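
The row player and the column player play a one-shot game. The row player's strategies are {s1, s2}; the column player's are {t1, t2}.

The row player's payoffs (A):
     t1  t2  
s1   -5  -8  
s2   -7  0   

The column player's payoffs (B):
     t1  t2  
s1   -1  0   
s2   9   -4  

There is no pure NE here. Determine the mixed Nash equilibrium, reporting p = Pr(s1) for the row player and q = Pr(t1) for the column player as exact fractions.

p = 13/14, q = 4/5

In a mixed NE each player is indifferent between their pure strategies, so the opponent's mix sets the indifference.
The column player indifferent between t1 and t2: p·(-1) + (1−p)·9 = p·0 + (1−p)·(-4) ⟹ 9 + (-10)p = (-4) + 4p ⟹ p = 13/14.
The row player indifferent between s1 and s2: q·(-5) + (1−q)·(-8) = q·(-7) + (1−q)·0 ⟹ (-8) + 3q = 0 + (-7)q ⟹ q = 4/5.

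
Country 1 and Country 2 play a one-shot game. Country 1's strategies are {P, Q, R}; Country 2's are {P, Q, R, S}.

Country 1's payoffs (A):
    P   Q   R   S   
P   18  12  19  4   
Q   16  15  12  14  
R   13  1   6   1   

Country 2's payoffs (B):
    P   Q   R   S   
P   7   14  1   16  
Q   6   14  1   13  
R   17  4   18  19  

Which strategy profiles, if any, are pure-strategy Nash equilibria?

Find each player's best response to every opponent strategy; NE are the intersections.
Country 1's best responses — vs P: P (payoff 18); vs Q: Q (payoff 15); vs R: P (payoff 19); vs S: Q (payoff 14).
Country 2's best responses — vs P: S (payoff 16); vs Q: Q (payoff 14); vs R: S (payoff 19).
The only mutual best response is (Q, Q); neither player gains by switching there.

(Q, Q)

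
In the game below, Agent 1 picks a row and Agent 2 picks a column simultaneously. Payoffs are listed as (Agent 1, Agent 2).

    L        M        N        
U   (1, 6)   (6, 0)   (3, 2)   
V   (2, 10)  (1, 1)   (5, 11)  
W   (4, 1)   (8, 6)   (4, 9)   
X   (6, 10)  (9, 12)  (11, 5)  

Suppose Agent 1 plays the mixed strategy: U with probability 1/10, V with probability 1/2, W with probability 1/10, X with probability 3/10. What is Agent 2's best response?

Compute Agent 2's expected payoff from each pure strategy against the given mix.
L: (1/10)·6 + (1/2)·10 + (1/10)·1 + (3/10)·10 = 87/10
M: (1/10)·0 + (1/2)·1 + (1/10)·6 + (3/10)·12 = 47/10
N: (1/10)·2 + (1/2)·11 + (1/10)·9 + (3/10)·5 = 81/10
Highest expected payoff is 87/10, from L.

L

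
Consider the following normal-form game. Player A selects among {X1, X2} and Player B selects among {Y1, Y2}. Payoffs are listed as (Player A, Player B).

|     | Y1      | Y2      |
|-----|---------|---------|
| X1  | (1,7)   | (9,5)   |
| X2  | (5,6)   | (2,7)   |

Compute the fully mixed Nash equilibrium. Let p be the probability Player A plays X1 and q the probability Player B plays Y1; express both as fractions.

p = 1/3, q = 7/11

Each player's mixing probability is pinned down by making the *other* player indifferent.
Player B indifferent between Y1 and Y2: p·7 + (1−p)·6 = p·5 + (1−p)·7 ⟹ 6 + 1p = 7 + (-2)p ⟹ p = 1/3.
Player A indifferent between X1 and X2: q·1 + (1−q)·9 = q·5 + (1−q)·2 ⟹ 9 + (-8)q = 2 + 3q ⟹ q = 7/11.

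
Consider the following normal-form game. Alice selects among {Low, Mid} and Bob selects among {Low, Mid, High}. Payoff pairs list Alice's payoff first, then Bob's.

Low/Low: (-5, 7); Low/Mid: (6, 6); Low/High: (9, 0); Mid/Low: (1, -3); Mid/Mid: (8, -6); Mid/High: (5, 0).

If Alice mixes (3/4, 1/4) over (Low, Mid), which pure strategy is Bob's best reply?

Low

Bob's best reply maximizes expected payoff against the mix.
Low: (3/4)·7 + (1/4)·(-3) = 9/2
Mid: (3/4)·6 + (1/4)·(-6) = 3
High: (3/4)·0 + (1/4)·0 = 0
Highest expected payoff is 9/2, from Low.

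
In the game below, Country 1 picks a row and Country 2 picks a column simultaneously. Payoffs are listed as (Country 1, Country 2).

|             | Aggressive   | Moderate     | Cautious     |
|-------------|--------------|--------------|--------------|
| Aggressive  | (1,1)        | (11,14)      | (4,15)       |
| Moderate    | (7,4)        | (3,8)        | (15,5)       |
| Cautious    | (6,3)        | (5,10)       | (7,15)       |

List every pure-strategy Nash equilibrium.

Find each player's best response to every opponent strategy; NE are the intersections.
Country 1's best responses — vs Aggressive: Moderate (payoff 7); vs Moderate: Aggressive (payoff 11); vs Cautious: Moderate (payoff 15).
Country 2's best responses — vs Aggressive: Cautious (payoff 15); vs Moderate: Moderate (payoff 8); vs Cautious: Cautious (payoff 15).
No cell has both players best-responding. For instance, Country 1's best reply to Aggressive is Moderate, but against Moderate Country 2 prefers Moderate over Aggressive.

None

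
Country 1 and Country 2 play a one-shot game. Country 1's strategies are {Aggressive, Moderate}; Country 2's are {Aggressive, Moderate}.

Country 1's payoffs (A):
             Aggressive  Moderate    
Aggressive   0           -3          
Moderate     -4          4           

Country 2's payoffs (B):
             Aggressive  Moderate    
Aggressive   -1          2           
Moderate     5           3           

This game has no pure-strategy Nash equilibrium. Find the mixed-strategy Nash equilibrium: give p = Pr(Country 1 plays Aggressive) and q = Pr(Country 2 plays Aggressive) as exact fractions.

Each player's mixing probability is pinned down by making the *other* player indifferent.
Country 2 indifferent between Aggressive and Moderate: p·(-1) + (1−p)·5 = p·2 + (1−p)·3 ⟹ 5 + (-6)p = 3 + (-1)p ⟹ p = 2/5.
Country 1 indifferent between Aggressive and Moderate: q·0 + (1−q)·(-3) = q·(-4) + (1−q)·4 ⟹ (-3) + 3q = 4 + (-8)q ⟹ q = 7/11.

p = 2/5, q = 7/11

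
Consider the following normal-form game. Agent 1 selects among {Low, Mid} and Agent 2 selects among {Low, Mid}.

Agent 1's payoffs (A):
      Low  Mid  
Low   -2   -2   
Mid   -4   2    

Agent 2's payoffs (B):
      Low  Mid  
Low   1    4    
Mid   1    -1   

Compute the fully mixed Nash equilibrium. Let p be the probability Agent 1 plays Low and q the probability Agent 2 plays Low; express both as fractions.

In a mixed NE each player is indifferent between their pure strategies, so the opponent's mix sets the indifference.
Agent 2 indifferent between Low and Mid: p·1 + (1−p)·1 = p·4 + (1−p)·(-1) ⟹ 1 + 0p = (-1) + 5p ⟹ p = 2/5.
Agent 1 indifferent between Low and Mid: q·(-2) + (1−q)·(-2) = q·(-4) + (1−q)·2 ⟹ (-2) + 0q = 2 + (-6)q ⟹ q = 2/3.

p = 2/5, q = 2/3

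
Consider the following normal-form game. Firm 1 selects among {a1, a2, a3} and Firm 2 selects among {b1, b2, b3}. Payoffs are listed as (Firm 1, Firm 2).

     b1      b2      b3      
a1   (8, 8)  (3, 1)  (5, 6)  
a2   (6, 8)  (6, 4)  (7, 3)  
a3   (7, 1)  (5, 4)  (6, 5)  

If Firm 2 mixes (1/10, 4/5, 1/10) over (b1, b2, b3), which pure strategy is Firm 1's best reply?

a2

Compute Firm 1's expected payoff from each pure strategy against the given mix.
a1: (1/10)·8 + (4/5)·3 + (1/10)·5 = 37/10
a2: (1/10)·6 + (4/5)·6 + (1/10)·7 = 61/10
a3: (1/10)·7 + (4/5)·5 + (1/10)·6 = 53/10
Highest expected payoff is 61/10, from a2.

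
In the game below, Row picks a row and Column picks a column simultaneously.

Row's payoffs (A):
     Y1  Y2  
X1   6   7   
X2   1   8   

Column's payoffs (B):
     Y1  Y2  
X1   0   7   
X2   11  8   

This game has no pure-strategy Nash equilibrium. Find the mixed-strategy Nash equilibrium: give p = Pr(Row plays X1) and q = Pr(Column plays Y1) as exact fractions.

p = 3/10, q = 1/6

Each player's mixing probability is pinned down by making the *other* player indifferent.
Column indifferent between Y1 and Y2: p·0 + (1−p)·11 = p·7 + (1−p)·8 ⟹ 11 + (-11)p = 8 + (-1)p ⟹ p = 3/10.
Row indifferent between X1 and X2: q·6 + (1−q)·7 = q·1 + (1−q)·8 ⟹ 7 + (-1)q = 8 + (-7)q ⟹ q = 1/6.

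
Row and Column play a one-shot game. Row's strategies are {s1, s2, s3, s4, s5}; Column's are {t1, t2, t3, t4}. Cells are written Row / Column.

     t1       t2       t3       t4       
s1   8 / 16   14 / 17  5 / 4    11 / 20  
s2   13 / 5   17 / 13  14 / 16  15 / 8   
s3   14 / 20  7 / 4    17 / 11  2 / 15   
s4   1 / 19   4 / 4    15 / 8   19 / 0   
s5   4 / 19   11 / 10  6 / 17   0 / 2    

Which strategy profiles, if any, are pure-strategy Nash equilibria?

(s3, t1)

A profile is a Nash equilibrium when each player is best-responding to the other.
Row's best responses — vs t1: s3 (payoff 14); vs t2: s2 (payoff 17); vs t3: s3 (payoff 17); vs t4: s4 (payoff 19).
Column's best responses — vs s1: t4 (payoff 20); vs s2: t3 (payoff 16); vs s3: t1 (payoff 20); vs s4: t1 (payoff 19); vs s5: t1 (payoff 19).
The only mutual best response is (s3, t1); neither player gains by switching there.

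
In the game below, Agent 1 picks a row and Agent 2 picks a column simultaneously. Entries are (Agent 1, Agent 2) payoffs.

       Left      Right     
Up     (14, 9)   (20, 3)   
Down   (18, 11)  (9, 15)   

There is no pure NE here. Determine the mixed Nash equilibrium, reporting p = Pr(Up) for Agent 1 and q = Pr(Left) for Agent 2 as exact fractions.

p = 2/5, q = 11/15

Each player's mixing probability is pinned down by making the *other* player indifferent.
Agent 2 indifferent between Left and Right: p·9 + (1−p)·11 = p·3 + (1−p)·15 ⟹ 11 + (-2)p = 15 + (-12)p ⟹ p = 2/5.
Agent 1 indifferent between Up and Down: q·14 + (1−q)·20 = q·18 + (1−q)·9 ⟹ 20 + (-6)q = 9 + 9q ⟹ q = 11/15.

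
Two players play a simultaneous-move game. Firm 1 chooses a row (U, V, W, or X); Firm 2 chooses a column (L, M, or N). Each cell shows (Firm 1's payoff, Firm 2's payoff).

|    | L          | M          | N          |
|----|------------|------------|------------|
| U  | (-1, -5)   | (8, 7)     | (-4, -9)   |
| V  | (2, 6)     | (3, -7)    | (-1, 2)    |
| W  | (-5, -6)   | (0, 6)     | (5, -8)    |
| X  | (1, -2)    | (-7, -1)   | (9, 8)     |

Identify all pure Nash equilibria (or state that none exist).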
==============================
■ Task to complete ■
Return each line of the data above that includes the word "following".

■ Response to the task ■
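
Consider the following normal-form game. Player A selects among {X1, X2} and Player B selects among {Y1, Y2}. Payoffs are listed as (Player A, Player B).
Consider the following normal-form game. Alice selects among {Low, Mid} and Bob selects among {Low, Mid, High}. Payoff pairs list Alice's payoff first, then Bob's.
Consider the following normal-form game. Agent 1 selects among {Low, Mid} and Agent 2 selects among {Low, Mid}.
Consider the following normal-form game. Firm 1 selects among {a1, a2, a3} and Firm 2 selects among {b1, b2, b3}. Payoffs are listed as (Firm 1, Firm 2).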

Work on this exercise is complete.